● **Problem to work on**
Could you write out the whole listing exactly as it appears?

● **Data to examine**
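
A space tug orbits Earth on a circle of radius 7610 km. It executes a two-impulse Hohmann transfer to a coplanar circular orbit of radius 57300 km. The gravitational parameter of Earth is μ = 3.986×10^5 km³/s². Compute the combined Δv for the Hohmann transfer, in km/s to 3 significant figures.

Semi-major axis of the transfer orbit: a_t = (7610 + 57300)/2 = 32455 km.
Circular speed at r₁: v₁ = √(μ/r₁) = √(3.986×10^5/7610) = 7.237 km/s.
Transfer-orbit speed at r₁ (vis-viva equation): v_p = √[μ(2/r₁ − 1/a_t)] = 9.616 km/s.
First burn Δv₁ = |v_p − v₁| = 2.379 km/s.
At r₂, v₂ = √(μ/r₂) = 2.637 km/s.
Transfer-orbit speed at r₂: v_a = √[μ(2/r₂ − 1/a_t)] = 1.277 km/s.
Second burn Δv₂ = |v₂ − v_a| = 1.360 km/s.
Total Δv = Δv₁ + Δv₂ = 3.739 km/s.

Δv = 3.74 km/s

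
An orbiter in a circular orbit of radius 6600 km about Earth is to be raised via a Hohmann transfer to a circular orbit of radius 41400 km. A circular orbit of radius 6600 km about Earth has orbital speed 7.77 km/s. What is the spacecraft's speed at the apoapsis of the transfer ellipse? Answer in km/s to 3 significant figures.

From the circular-orbit relation v² = μ/r at r = 6600 km: μ = v²r = (7.77)² × 6600 = 3.98461×10^5 km³/s².
The Hohmann ellipse has a_t = (r₁ + r₂)/2 = 24000 km.
At apoapsis, r = 41400 km.
From the vis-viva equation, v = √[μ(2/r − 1/a_t)] = 1.627 km/s.

v = 1.63 km/s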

● **Result**
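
A space tug orbits Earth on a circle of radius 7610 km. It executes a two-impulse Hohmann transfer to a coplanar circular orbit of radius 57300 km. The gravitational parameter of Earth is μ = 3.986×10^5 km³/s². Compute the combined Δv for the Hohmann transfer, in km/s to 3 significant figures.

Semi-major axis of the transfer orbit: a_t = (7610 + 57300)/2 = 32455 km.
Circular speed at r₁: v₁ = √(μ/r₁) = √(3.986×10^5/7610) = 7.237 km/s.
Transfer-orbit speed at r₁ (vis-viva equation): v_p = √[μ(2/r₁ − 1/a_t)] = 9.616 km/s.
First burn Δv₁ = |v_p − v₁| = 2.379 km/s.
At r₂, v₂ = √(μ/r₂) = 2.637 km/s.
Transfer-orbit speed at r₂: v_a = √[μ(2/r₂ − 1/a_t)] = 1.277 km/s.
Second burn Δv₂ = |v₂ − v_a| = 1.360 km/s.
Total Δv = Δv₁ + Δv₂ = 3.739 km/s.

Δv = 3.74 km/s

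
An orbiter in a circular orbit of radius 6600 km about Earth is to be raised via a Hohmann transfer to a circular orbit of radius 41400 km. A circular orbit of radius 6600 km about Earth has orbital speed 7.77 km/s. What is the spacecraft's speed at the apoapsis of the transfer ellipse? Answer in km/s to 3 significant figures.

From the circular-orbit relation v² = μ/r at r = 6600 km: μ = v²r = (7.77)² × 6600 = 3.98461×10^5 km³/s².
The Hohmann ellipse has a_t = (r₁ + r₂)/2 = 24000 km.
At apoapsis, r = 41400 km.
From the vis-viva equation, v = √[μ(2/r − 1/a_t)] = 1.627 km/s.

v = 1.63 km/s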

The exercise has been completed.